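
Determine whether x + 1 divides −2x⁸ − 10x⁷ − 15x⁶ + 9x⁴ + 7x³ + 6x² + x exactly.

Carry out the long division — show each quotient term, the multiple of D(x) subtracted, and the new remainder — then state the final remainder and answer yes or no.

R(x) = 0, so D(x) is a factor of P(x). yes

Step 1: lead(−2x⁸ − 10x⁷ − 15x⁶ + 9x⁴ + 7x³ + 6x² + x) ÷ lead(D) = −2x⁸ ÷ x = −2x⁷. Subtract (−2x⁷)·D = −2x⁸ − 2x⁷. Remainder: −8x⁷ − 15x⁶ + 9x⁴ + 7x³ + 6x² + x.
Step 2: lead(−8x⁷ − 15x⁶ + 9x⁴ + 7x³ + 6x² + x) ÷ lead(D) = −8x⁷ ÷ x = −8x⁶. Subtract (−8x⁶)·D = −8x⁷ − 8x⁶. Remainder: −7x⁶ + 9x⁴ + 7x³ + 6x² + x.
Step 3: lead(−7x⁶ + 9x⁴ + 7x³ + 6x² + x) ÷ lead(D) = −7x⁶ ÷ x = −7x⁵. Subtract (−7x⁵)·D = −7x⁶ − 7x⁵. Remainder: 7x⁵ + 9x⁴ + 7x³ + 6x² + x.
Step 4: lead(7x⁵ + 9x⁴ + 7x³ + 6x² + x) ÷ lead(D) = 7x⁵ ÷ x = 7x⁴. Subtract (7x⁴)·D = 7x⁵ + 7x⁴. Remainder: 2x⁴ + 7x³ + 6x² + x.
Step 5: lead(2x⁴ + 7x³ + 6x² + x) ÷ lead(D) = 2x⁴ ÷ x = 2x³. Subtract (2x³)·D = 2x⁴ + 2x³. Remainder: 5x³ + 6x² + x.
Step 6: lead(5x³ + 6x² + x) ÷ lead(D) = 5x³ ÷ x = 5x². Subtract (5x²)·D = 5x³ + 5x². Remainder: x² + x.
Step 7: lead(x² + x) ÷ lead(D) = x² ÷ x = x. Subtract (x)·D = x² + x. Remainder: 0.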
• • • • •
WHAT TO DO:
Copy out all of the records verbatim.

SOLUTION TO THIS PROBLEM:
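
Determine whether x + 1 divides −2x⁸ − 10x⁷ − 15x⁶ + 9x⁴ + 7x³ + 6x² + x exactly.

Carry out the long division — show each quotient term, the multiple of D(x) subtracted, and the new remainder — then state the final remainder and answer yes or no.

R(x) = 0, so D(x) is a factor of P(x). yes

Step 1: lead(−2x⁸ − 10x⁷ − 15x⁶ + 9x⁴ + 7x³ + 6x² + x) ÷ lead(D) = −2x⁸ ÷ x = −2x⁷. Subtract (−2x⁷)·D = −2x⁸ − 2x⁷. Remainder: −8x⁷ − 15x⁶ + 9x⁴ + 7x³ + 6x² + x.
Step 2: lead(−8x⁷ − 15x⁶ + 9x⁴ + 7x³ + 6x² + x) ÷ lead(D) = −8x⁷ ÷ x = −8x⁶. Subtract (−8x⁶)·D = −8x⁷ − 8x⁶. Remainder: −7x⁶ + 9x⁴ + 7x³ + 6x² + x.
Step 3: lead(−7x⁶ + 9x⁴ + 7x³ + 6x² + x) ÷ lead(D) = −7x⁶ ÷ x = −7x⁵. Subtract (−7x⁵)·D = −7x⁶ − 7x⁵. Remainder: 7x⁵ + 9x⁴ + 7x³ + 6x² + x.
Step 4: lead(7x⁵ + 9x⁴ + 7x³ + 6x² + x) ÷ lead(D) = 7x⁵ ÷ x = 7x⁴. Subtract (7x⁴)·D = 7x⁵ + 7x⁴. Remainder: 2x⁴ + 7x³ + 6x² + x.
Step 5: lead(2x⁴ + 7x³ + 6x² + x) ÷ lead(D) = 2x⁴ ÷ x = 2x³. Subtract (2x³)·D = 2x⁴ + 2x³. Remainder: 5x³ + 6x² + x.
Step 6: lead(5x³ + 6x² + x) ÷ lead(D) = 5x³ ÷ x = 5x². Subtract (5x²)·D = 5x³ + 5x². Remainder: x² + x.
Step 7: lead(x² + x) ÷ lead(D) = x² ÷ x = x. Subtract (x)·D = x² + x. Remainder: 0.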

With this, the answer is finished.